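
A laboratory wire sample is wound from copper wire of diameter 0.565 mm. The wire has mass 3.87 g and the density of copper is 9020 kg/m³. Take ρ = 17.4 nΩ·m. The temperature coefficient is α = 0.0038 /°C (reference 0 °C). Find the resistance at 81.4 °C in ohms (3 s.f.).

0.155 Ω

ρ = 17.4 nΩ·m = 1.74×10^-8 Ω·m
A = π(d/2)² = π(2.8250e-04 m)² = 2.5072e-07 m²
L = m/(density·A) = 0.00387/(9020×2.5072e-07) = 1.711 m
R = ρL/A = (1.74×10^-8)(1.711)/(2.5072e-07) = 0.1188 Ω
R(81.4 °C) = 0.1188 × (1 + 0.0038×81.4) = 0.155 Ω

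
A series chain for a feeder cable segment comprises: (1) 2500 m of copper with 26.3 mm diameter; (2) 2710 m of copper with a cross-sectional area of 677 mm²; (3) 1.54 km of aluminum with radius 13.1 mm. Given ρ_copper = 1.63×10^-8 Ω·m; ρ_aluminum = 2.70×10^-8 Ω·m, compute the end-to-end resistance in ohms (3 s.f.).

Seg 1: A = π(d/2)² = π(1.3150e-02 m)² = 5.433e-04 m²
R_1 = (1.63×10^-8)(2500)/(5.433e-04) = 0.07501 Ω
Seg 2: A = 677 mm² = 6.770e-04 m²
R_2 = (1.63×10^-8)(2710)/(6.770e-04) = 0.06525 Ω
Seg 3: A = πr² = π(1.3100e-02 m)² = 5.391e-04 m²
R_3 = (2.70×10^-8)(1540)/(5.391e-04) = 0.07712 Ω
R_total = R_1 + R_2 + R_3 = 0.217 Ω

0.217 Ω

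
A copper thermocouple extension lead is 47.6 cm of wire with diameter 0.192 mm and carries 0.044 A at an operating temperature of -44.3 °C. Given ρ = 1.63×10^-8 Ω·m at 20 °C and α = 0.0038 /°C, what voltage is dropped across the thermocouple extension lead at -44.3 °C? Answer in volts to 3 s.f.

A = π(d/2)² = π(9.6000e-05 m)² = 2.895e-08 m²
R₍20₎ = ρL/A = (1.63×10^-8)(0.476)/(2.895e-08) = 0.268 Ω
R₍-44.3₎ = R₍20₎(1 + αΔT) = 0.268 × (1 + 0.0038×-64.3) = 0.2025 Ω
V = IR = 0.044 × 0.2025 = 0.00891 V

0.00891 V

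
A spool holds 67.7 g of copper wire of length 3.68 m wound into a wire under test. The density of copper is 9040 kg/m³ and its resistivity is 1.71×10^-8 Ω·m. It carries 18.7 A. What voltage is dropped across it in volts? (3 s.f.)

0.578 V

A = m/(density·L) = 0.0677/(9040×3.68) = 2.0350e-06 m²
R = ρL/A = (1.71×10^-8)(3.68)/(2.0350e-06) = 0.03092 Ω
V = IR = 18.7 × 0.03092 = 0.578 V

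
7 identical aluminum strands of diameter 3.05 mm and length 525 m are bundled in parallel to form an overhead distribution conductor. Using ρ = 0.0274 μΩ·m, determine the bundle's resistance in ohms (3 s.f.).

ρ = 0.0274 μΩ·m = 2.74×10^-8 Ω·m
A_strand = π(1.5250e-03 m)² = 7.306e-06 m²
R_strand = ρL/A = (2.74×10^-8)(525)/(7.306e-06) = 1.969 Ω
R_total = R_strand/N = 1.969/7 = 0.281 Ω

0.281 Ω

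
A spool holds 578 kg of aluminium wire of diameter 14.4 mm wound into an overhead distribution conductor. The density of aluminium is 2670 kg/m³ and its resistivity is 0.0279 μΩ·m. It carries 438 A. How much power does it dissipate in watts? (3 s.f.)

ρ = 0.0279 μΩ·m = 2.79×10^-8 Ω·m
A = π(d/2)² = π(7.2000e-03 m)² = 1.6286e-04 m²
L = m/(density·A) = 578/(2670×1.6286e-04) = 1329 m
R = ρL/A = (2.79×10^-8)(1329)/(1.6286e-04) = 0.2277 Ω
P = I²R = (438)² × 0.2277 = 43700 W

43700 W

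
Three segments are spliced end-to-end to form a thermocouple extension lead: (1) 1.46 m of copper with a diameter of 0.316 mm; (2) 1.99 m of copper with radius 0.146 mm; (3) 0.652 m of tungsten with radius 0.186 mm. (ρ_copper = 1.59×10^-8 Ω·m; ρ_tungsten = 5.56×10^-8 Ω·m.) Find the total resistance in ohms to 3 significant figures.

1.10 Ω

Seg 1: A = π(d/2)² = π(1.5800e-04 m)² = 7.843e-08 m²
R_1 = (1.59×10^-8)(1.46)/(7.843e-08) = 0.296 Ω
Seg 2: A = πr² = π(1.4600e-04 m)² = 6.697e-08 m²
R_2 = (1.59×10^-8)(1.99)/(6.697e-08) = 0.4725 Ω
Seg 3: A = πr² = π(1.8600e-04 m)² = 1.087e-07 m²
R_3 = (5.56×10^-8)(0.652)/(1.087e-07) = 0.3335 Ω
R_total = R_1 + R_2 + R_3 = 1.10 Ω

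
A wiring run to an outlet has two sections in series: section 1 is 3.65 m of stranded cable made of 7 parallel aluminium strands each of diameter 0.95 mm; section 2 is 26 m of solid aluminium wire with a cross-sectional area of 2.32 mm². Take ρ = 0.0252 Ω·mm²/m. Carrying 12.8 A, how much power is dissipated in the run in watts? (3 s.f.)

49.3 W

ρ = 0.0252 Ω·mm²/m = 2.52×10^-8 Ω·m
Section 1: A_strand = π(4.7500e-04)² = 7.088e-07 m²; R₁ = ρL/(N·A_s) = (2.52×10^-8)(3.65)/(7×7.088e-07) = 0.01854 Ω
Section 2: A = 2.32 mm² = 2.320e-06 m²
R₂ = (2.52×10^-8)(26)/(2.320e-06) = 0.2824 Ω
R = R₁ + R₂ = 0.301 Ω
P = I²R = (12.8)² × 0.301 = 49.3 W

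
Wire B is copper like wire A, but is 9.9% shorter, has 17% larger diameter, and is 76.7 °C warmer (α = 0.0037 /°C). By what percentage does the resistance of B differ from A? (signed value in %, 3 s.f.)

-15.5%

R ∝ ρL/d² with ρ ∝ (1+αΔT), so R_B/R_A = (1 − 9.9/100) × (1 + 17/100)⁻² × (1 + 0.0037×76.7)
= 0.901 × 0.7305 × 1.284 = 0.845
(R_B − R_A)/R_A = 0.845 − 1 = -15.5%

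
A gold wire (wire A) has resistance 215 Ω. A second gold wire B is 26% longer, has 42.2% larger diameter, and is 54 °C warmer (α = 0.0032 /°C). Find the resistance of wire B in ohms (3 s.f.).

157 Ω

R ∝ ρL/d² with ρ ∝ (1+αΔT), so R_B/R_A = (1 + 26/100) × (1 + 42.2/100)⁻² × (1 + 0.0032×54)
= 1.26 × 0.4945 × 1.173 = 0.7308
R_B = 0.7308 × 215 = 157 Ω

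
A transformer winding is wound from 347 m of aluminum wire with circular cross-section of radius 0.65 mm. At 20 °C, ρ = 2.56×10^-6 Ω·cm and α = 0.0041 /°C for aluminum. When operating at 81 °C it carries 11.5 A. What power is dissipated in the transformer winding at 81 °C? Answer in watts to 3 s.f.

1110 W

ρ = 2.56×10^-6 Ω·cm = 2.56×10^-8 Ω·m
A = πr² = π(6.5000e-04 m)² = 1.327e-06 m²
R₍20₎ = ρL/A = (2.56×10^-8)(347)/(1.327e-06) = 6.693 Ω
R₍81₎ = R₍20₎(1 + αΔT) = 6.693 × (1 + 0.0041×61) = 8.366 Ω
P = I²R = (11.5)² × 8.366 = 1110 W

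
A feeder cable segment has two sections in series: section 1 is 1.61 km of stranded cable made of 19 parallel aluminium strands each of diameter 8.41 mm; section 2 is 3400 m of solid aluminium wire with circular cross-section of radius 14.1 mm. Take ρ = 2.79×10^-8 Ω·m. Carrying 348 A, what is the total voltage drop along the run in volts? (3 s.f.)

67.7 V

Section 1: A_strand = π(4.2050e-03)² = 5.555e-05 m²; R₁ = ρL/(N·A_s) = (2.79×10^-8)(1610)/(19×5.555e-05) = 0.04256 Ω
Section 2: A = πr² = π(1.4100e-02 m)² = 6.246e-04 m²
R₂ = (2.79×10^-8)(3400)/(6.246e-04) = 0.1519 Ω
R = R₁ + R₂ = 0.1944 Ω
V = IR = 348 × 0.1944 = 67.7 V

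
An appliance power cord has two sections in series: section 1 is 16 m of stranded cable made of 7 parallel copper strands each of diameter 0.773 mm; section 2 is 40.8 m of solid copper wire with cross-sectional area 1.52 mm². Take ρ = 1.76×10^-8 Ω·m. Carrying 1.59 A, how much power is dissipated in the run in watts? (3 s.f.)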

** WORK REQUEST **
Copy exactly the lines from the one with "A feeder cable segment has" down to the last line of the records above, and leave out everything else.

** YOUR SOLUTION **
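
A feeder cable segment has two sections in series: section 1 is 1.61 km of stranded cable made of 19 parallel aluminium strands each of diameter 8.41 mm; section 2 is 3400 m of solid aluminium wire with circular cross-section of radius 14.1 mm. Take ρ = 2.79×10^-8 Ω·m. Carrying 348 A, what is the total voltage drop along the run in volts? (3 s.f.)

67.7 V

Section 1: A_strand = π(4.2050e-03)² = 5.555e-05 m²; R₁ = ρL/(N·A_s) = (2.79×10^-8)(1610)/(19×5.555e-05) = 0.04256 Ω
Section 2: A = πr² = π(1.4100e-02 m)² = 6.246e-04 m²
R₂ = (2.79×10^-8)(3400)/(6.246e-04) = 0.1519 Ω
R = R₁ + R₂ = 0.1944 Ω
V = IR = 348 × 0.1944 = 67.7 V

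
An appliance power cord has two sections in series: section 1 is 16 m of stranded cable made of 7 parallel copper strands each of diameter 0.773 mm; section 2 is 40.8 m of solid copper wire with cross-sectional area 1.52 mm². Take ρ = 1.76×10^-8 Ω·m. Carrying 1.59 A, how much power is dissipated in the run in watts? (3 s.f.)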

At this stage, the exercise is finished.